-- Data extracts follows --

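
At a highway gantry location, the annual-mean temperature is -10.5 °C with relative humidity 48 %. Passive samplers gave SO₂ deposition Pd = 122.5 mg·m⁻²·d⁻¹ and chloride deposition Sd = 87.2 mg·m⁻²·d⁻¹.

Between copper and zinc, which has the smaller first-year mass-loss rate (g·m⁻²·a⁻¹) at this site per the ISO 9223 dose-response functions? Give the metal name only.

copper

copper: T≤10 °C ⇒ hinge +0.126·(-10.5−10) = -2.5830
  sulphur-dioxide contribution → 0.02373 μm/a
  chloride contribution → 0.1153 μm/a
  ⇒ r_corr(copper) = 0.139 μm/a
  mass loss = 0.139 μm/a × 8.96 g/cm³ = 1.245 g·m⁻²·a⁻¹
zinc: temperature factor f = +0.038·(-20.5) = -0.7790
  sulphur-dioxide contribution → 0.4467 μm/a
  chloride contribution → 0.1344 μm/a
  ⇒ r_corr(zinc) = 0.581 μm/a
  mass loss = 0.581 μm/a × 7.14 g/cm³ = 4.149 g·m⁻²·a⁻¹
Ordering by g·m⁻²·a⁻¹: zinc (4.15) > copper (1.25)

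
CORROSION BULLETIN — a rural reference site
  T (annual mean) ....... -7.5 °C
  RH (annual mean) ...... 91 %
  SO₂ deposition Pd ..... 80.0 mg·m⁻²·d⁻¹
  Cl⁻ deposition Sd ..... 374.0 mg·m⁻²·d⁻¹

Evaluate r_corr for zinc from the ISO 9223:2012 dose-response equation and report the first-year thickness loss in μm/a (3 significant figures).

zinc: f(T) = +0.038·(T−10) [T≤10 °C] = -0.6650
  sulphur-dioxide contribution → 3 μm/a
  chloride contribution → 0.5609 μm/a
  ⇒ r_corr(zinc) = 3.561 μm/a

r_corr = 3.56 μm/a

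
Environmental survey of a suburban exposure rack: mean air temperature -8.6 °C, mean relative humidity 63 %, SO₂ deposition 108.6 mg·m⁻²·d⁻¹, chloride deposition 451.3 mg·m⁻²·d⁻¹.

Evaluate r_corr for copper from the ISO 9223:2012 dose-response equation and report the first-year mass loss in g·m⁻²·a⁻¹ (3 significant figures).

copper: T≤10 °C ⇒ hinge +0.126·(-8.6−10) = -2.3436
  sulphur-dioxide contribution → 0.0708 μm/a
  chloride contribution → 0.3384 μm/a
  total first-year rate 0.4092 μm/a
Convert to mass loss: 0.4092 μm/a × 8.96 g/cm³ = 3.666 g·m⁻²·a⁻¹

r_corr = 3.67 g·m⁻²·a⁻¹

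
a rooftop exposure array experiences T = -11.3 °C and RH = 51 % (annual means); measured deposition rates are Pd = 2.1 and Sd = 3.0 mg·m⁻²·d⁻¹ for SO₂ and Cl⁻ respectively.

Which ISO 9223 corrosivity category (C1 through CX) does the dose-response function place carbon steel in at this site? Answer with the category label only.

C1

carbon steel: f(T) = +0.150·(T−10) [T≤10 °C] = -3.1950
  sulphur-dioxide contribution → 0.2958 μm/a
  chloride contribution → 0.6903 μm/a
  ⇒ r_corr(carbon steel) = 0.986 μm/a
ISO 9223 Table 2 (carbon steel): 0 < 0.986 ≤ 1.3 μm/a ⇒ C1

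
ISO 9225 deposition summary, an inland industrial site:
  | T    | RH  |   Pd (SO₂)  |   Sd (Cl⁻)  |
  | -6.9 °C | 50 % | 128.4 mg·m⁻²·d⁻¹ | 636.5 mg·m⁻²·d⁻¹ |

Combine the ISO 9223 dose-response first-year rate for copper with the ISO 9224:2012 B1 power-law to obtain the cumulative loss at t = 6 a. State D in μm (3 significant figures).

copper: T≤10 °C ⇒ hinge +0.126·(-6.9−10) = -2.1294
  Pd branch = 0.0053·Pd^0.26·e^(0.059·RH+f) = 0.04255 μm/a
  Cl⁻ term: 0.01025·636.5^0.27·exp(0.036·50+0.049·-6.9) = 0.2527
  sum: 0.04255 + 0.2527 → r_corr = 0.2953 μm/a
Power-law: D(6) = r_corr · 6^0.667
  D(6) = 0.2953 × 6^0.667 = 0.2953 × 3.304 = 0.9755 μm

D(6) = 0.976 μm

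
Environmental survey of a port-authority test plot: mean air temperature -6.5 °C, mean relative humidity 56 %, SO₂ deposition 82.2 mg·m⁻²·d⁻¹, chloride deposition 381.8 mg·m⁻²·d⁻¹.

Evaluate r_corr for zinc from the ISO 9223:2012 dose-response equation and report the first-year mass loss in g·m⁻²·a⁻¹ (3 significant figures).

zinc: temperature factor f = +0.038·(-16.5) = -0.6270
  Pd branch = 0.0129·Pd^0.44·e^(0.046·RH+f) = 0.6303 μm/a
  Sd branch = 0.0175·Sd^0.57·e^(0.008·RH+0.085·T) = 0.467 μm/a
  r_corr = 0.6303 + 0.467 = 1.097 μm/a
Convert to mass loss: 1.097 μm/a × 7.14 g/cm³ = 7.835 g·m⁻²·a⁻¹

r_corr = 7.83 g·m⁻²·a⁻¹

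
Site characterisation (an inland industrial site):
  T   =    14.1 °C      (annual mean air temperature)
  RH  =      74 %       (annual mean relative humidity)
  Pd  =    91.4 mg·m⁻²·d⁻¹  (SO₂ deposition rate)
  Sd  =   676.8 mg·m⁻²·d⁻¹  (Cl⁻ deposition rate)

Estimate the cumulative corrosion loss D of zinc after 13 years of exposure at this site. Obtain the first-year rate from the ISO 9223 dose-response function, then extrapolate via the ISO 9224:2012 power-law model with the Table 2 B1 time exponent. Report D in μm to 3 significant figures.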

-- Data extracts concluded --

▶ [Instructions to follow]: Once you find the line with "Cl⁻ deposition Sd ..... 374.0 mg·m⁻²·d⁻¹" above, print it and every line after it up to and including the line with "Environmental survey of a suburban", exactly as written and nothing else.

▶ [Completed task]:
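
  Cl⁻ deposition Sd ..... 374.0 mg·m⁻²·d⁻¹

Evaluate r_corr for zinc from the ISO 9223:2012 dose-response equation and report the first-year thickness loss in μm/a (3 significant figures).

zinc: f(T) = +0.038·(T−10) [T≤10 °C] = -0.6650
  sulphur-dioxide contribution → 3 μm/a
  chloride contribution → 0.5609 μm/a
  ⇒ r_corr(zinc) = 3.561 μm/a

r_corr = 3.56 μm/a

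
Environmental survey of a suburban exposure rack: mean air temperature -8.6 °C, mean relative humidity 63 %, SO₂ deposition 108.6 mg·m⁻²·d⁻¹, chloride deposition 451.3 mg·m⁻²·d⁻¹.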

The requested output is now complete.